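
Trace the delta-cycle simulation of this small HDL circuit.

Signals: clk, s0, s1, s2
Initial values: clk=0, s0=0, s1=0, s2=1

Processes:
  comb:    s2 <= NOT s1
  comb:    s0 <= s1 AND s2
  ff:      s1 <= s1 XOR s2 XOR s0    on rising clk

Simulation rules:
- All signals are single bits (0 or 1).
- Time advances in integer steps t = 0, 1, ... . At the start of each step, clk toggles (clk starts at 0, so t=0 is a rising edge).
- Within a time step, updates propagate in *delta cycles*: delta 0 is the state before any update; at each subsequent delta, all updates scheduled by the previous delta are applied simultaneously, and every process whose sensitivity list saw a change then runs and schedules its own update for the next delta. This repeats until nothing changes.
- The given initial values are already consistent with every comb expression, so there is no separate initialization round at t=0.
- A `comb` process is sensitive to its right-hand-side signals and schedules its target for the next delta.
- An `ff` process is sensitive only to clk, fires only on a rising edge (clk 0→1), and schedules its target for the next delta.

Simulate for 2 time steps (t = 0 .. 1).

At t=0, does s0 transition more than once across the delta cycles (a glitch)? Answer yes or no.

yes

t=0 Δ0: clk=0 s1=0 s2=1 s0=0
  Δ1: clk:0→1
  Δ2: s1:0→1
  Δ3: s2:1→0, s0:0→1
  Δ4: s0:1→0
  (4Δ to stable)
t=1 Δ0: clk=1 s1=1 s2=0 s0=0
  Δ1: clk:1→0
  (1Δ to stable)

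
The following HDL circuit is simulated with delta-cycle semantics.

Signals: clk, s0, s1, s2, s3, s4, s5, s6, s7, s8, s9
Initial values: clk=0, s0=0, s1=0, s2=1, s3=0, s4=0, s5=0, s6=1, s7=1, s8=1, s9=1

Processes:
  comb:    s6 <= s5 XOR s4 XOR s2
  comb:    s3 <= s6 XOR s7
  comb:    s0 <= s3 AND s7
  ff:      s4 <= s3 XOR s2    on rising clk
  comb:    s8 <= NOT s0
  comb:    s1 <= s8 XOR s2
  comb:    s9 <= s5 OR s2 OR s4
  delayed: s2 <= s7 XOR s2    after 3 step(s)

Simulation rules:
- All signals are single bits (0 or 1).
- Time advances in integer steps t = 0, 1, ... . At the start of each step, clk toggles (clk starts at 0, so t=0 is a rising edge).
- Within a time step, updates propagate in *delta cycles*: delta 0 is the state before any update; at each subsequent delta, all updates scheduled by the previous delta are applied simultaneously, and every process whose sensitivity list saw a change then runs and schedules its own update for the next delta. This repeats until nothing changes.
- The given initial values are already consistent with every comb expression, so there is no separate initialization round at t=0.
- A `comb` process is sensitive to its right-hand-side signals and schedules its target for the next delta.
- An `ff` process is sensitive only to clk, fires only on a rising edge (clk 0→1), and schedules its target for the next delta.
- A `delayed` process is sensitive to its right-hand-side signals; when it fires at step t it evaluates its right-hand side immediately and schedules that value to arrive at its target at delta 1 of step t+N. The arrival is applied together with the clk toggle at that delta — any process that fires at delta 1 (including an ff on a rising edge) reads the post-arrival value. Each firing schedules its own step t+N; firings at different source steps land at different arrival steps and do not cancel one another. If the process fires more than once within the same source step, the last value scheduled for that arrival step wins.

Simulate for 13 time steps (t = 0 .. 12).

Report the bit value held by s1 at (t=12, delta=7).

1

t0.Δ0 s9=1 s2=1 s6=1 s3=0 s8=1 s5=0 clk=0 s4=0 s7=1 s0=0 s1=0
t0.Δ1 s9=1 s2=1 s6=1 s3=0 s8=1 s5=0 clk=1 s4=0 s7=1 s0=0 s1=0
t0.Δ2 s9=1 s2=1 s6=1 s3=0 s8=1 s5=0 clk=1 s4=1 s7=1 s0=0 s1=0
t0.Δ3 s9=1 s2=1 s6=0 s3=0 s8=1 s5=0 clk=1 s4=1 s7=1 s0=0 s1=0
t0.Δ4 s9=1 s2=1 s6=0 s3=1 s8=1 s5=0 clk=1 s4=1 s7=1 s0=0 s1=0
t0.Δ5 s9=1 s2=1 s6=0 s3=1 s8=1 s5=0 clk=1 s4=1 s7=1 s0=1 s1=0
t0.Δ6 s9=1 s2=1 s6=0 s3=1 s8=0 s5=0 clk=1 s4=1 s7=1 s0=1 s1=0
t0.Δ7 s9=1 s2=1 s6=0 s3=1 s8=0 s5=0 clk=1 s4=1 s7=1 s0=1 s1=1
t1.Δ0 s9=1 s2=1 s6=0 s3=1 s8=0 s5=0 clk=1 s4=1 s7=1 s0=1 s1=1
t1.Δ1 s9=1 s2=1 s6=0 s3=1 s8=0 s5=0 clk=0 s4=1 s7=1 s0=1 s1=1
t2.Δ0 s9=1 s2=1 s6=0 s3=1 s8=0 s5=0 clk=0 s4=1 s7=1 s0=1 s1=1
t2.Δ1 s9=1 s2=1 s6=0 s3=1 s8=0 s5=0 clk=1 s4=1 s7=1 s0=1 s1=1
t2.Δ2 s9=1 s2=1 s6=0 s3=1 s8=0 s5=0 clk=1 s4=0 s7=1 s0=1 s1=1
t2.Δ3 s9=1 s2=1 s6=1 s3=1 s8=0 s5=0 clk=1 s4=0 s7=1 s0=1 s1=1
t2.Δ4 s9=1 s2=1 s6=1 s3=0 s8=0 s5=0 clk=1 s4=0 s7=1 s0=1 s1=1
t2.Δ5 s9=1 s2=1 s6=1 s3=0 s8=0 s5=0 clk=1 s4=0 s7=1 s0=0 s1=1
t2.Δ6 s9=1 s2=1 s6=1 s3=0 s8=1 s5=0 clk=1 s4=0 s7=1 s0=0 s1=1
t2.Δ7 s9=1 s2=1 s6=1 s3=0 s8=1 s5=0 clk=1 s4=0 s7=1 s0=0 s1=0
t3.Δ0 s9=1 s2=1 s6=1 s3=0 s8=1 s5=0 clk=1 s4=0 s7=1 s0=0 s1=0
t3.Δ1 s9=1 s2=1 s6=1 s3=0 s8=1 s5=0 clk=0 s4=0 s7=1 s0=0 s1=0
t4.Δ0 s9=1 s2=1 s6=1 s3=0 s8=1 s5=0 clk=0 s4=0 s7=1 s0=0 s1=0
t4.Δ1 s9=1 s2=1 s6=1 s3=0 s8=1 s5=0 clk=1 s4=0 s7=1 s0=0 s1=0
t4.Δ2 s9=1 s2=1 s6=1 s3=0 s8=1 s5=0 clk=1 s4=1 s7=1 s0=0 s1=0
t4.Δ3 s9=1 s2=1 s6=0 s3=0 s8=1 s5=0 clk=1 s4=1 s7=1 s0=0 s1=0
t4.Δ4 s9=1 s2=1 s6=0 s3=1 s8=1 s5=0 clk=1 s4=1 s7=1 s0=0 s1=0
t4.Δ5 s9=1 s2=1 s6=0 s3=1 s8=1 s5=0 clk=1 s4=1 s7=1 s0=1 s1=0
t4.Δ6 s9=1 s2=1 s6=0 s3=1 s8=0 s5=0 clk=1 s4=1 s7=1 s0=1 s1=0
t4.Δ7 s9=1 s2=1 s6=0 s3=1 s8=0 s5=0 clk=1 s4=1 s7=1 s0=1 s1=1
t5.Δ0 s9=1 s2=1 s6=0 s3=1 s8=0 s5=0 clk=1 s4=1 s7=1 s0=1 s1=1
t5.Δ1 s9=1 s2=1 s6=0 s3=1 s8=0 s5=0 clk=0 s4=1 s7=1 s0=1 s1=1
t6.Δ0 s9=1 s2=1 s6=0 s3=1 s8=0 s5=0 clk=0 s4=1 s7=1 s0=1 s1=1
t6.Δ1 s9=1 s2=1 s6=0 s3=1 s8=0 s5=0 clk=1 s4=1 s7=1 s0=1 s1=1
t6.Δ2 s9=1 s2=1 s6=0 s3=1 s8=0 s5=0 clk=1 s4=0 s7=1 s0=1 s1=1
t6.Δ3 s9=1 s2=1 s6=1 s3=1 s8=0 s5=0 clk=1 s4=0 s7=1 s0=1 s1=1
t6.Δ4 s9=1 s2=1 s6=1 s3=0 s8=0 s5=0 clk=1 s4=0 s7=1 s0=1 s1=1
t6.Δ5 s9=1 s2=1 s6=1 s3=0 s8=0 s5=0 clk=1 s4=0 s7=1 s0=0 s1=1
t6.Δ6 s9=1 s2=1 s6=1 s3=0 s8=1 s5=0 clk=1 s4=0 s7=1 s0=0 s1=1
t6.Δ7 s9=1 s2=1 s6=1 s3=0 s8=1 s5=0 clk=1 s4=0 s7=1 s0=0 s1=0
t7.Δ0 s9=1 s2=1 s6=1 s3=0 s8=1 s5=0 clk=1 s4=0 s7=1 s0=0 s1=0
t7.Δ1 s9=1 s2=1 s6=1 s3=0 s8=1 s5=0 clk=0 s4=0 s7=1 s0=0 s1=0
t8.Δ0 s9=1 s2=1 s6=1 s3=0 s8=1 s5=0 clk=0 s4=0 s7=1 s0=0 s1=0
t8.Δ1 s9=1 s2=1 s6=1 s3=0 s8=1 s5=0 clk=1 s4=0 s7=1 s0=0 s1=0
t8.Δ2 s9=1 s2=1 s6=1 s3=0 s8=1 s5=0 clk=1 s4=1 s7=1 s0=0 s1=0
t8.Δ3 s9=1 s2=1 s6=0 s3=0 s8=1 s5=0 clk=1 s4=1 s7=1 s0=0 s1=0
t8.Δ4 s9=1 s2=1 s6=0 s3=1 s8=1 s5=0 clk=1 s4=1 s7=1 s0=0 s1=0
t8.Δ5 s9=1 s2=1 s6=0 s3=1 s8=1 s5=0 clk=1 s4=1 s7=1 s0=1 s1=0
t8.Δ6 s9=1 s2=1 s6=0 s3=1 s8=0 s5=0 clk=1 s4=1 s7=1 s0=1 s1=0
t8.Δ7 s9=1 s2=1 s6=0 s3=1 s8=0 s5=0 clk=1 s4=1 s7=1 s0=1 s1=1
t9.Δ0 s9=1 s2=1 s6=0 s3=1 s8=0 s5=0 clk=1 s4=1 s7=1 s0=1 s1=1
t9.Δ1 s9=1 s2=1 s6=0 s3=1 s8=0 s5=0 clk=0 s4=1 s7=1 s0=1 s1=1
t10.Δ0 s9=1 s2=1 s6=0 s3=1 s8=0 s5=0 clk=0 s4=1 s7=1 s0=1 s1=1
t10.Δ1 s9=1 s2=1 s6=0 s3=1 s8=0 s5=0 clk=1 s4=1 s7=1 s0=1 s1=1
t10.Δ2 s9=1 s2=1 s6=0 s3=1 s8=0 s5=0 clk=1 s4=0 s7=1 s0=1 s1=1
t10.Δ3 s9=1 s2=1 s6=1 s3=1 s8=0 s5=0 clk=1 s4=0 s7=1 s0=1 s1=1
t10.Δ4 s9=1 s2=1 s6=1 s3=0 s8=0 s5=0 clk=1 s4=0 s7=1 s0=1 s1=1
t10.Δ5 s9=1 s2=1 s6=1 s3=0 s8=0 s5=0 clk=1 s4=0 s7=1 s0=0 s1=1
t10.Δ6 s9=1 s2=1 s6=1 s3=0 s8=1 s5=0 clk=1 s4=0 s7=1 s0=0 s1=1
t10.Δ7 s9=1 s2=1 s6=1 s3=0 s8=1 s5=0 clk=1 s4=0 s7=1 s0=0 s1=0
t11.Δ0 s9=1 s2=1 s6=1 s3=0 s8=1 s5=0 clk=1 s4=0 s7=1 s0=0 s1=0
t11.Δ1 s9=1 s2=1 s6=1 s3=0 s8=1 s5=0 clk=0 s4=0 s7=1 s0=0 s1=0
t12.Δ0 s9=1 s2=1 s6=1 s3=0 s8=1 s5=0 clk=0 s4=0 s7=1 s0=0 s1=0
t12.Δ1 s9=1 s2=1 s6=1 s3=0 s8=1 s5=0 clk=1 s4=0 s7=1 s0=0 s1=0
t12.Δ2 s9=1 s2=1 s6=1 s3=0 s8=1 s5=0 clk=1 s4=1 s7=1 s0=0 s1=0
t12.Δ3 s9=1 s2=1 s6=0 s3=0 s8=1 s5=0 clk=1 s4=1 s7=1 s0=0 s1=0
t12.Δ4 s9=1 s2=1 s6=0 s3=1 s8=1 s5=0 clk=1 s4=1 s7=1 s0=0 s1=0
t12.Δ5 s9=1 s2=1 s6=0 s3=1 s8=1 s5=0 clk=1 s4=1 s7=1 s0=1 s1=0
t12.Δ6 s9=1 s2=1 s6=0 s3=1 s8=0 s5=0 clk=1 s4=1 s7=1 s0=1 s1=0
t12.Δ7 s9=1 s2=1 s6=0 s3=1 s8=0 s5=0 clk=1 s4=1 s7=1 s0=1 s1=1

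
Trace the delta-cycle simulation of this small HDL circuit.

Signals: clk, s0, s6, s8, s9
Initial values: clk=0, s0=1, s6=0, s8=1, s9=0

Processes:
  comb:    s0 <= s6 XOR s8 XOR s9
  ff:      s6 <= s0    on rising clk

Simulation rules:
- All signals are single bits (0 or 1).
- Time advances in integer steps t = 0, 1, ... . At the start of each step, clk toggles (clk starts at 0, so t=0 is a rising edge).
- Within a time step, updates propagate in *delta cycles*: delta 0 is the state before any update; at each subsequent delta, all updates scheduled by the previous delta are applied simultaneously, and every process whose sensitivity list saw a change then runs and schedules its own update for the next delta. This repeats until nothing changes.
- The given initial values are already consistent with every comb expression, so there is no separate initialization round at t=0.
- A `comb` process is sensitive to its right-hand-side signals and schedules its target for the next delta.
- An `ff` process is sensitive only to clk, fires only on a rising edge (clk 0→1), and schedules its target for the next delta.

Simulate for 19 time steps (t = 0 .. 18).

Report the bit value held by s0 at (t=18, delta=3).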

● **Exercise aim**
Only the lines from the one containing "Simulate for 19 time steps (t = 0 .. 18)." through the last line of the material should be returned, each one exactly as written.

● **Written response**
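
Simulate for 19 time steps (t = 0 .. 18).

Report the bit value held by s0 at (t=18, delta=3).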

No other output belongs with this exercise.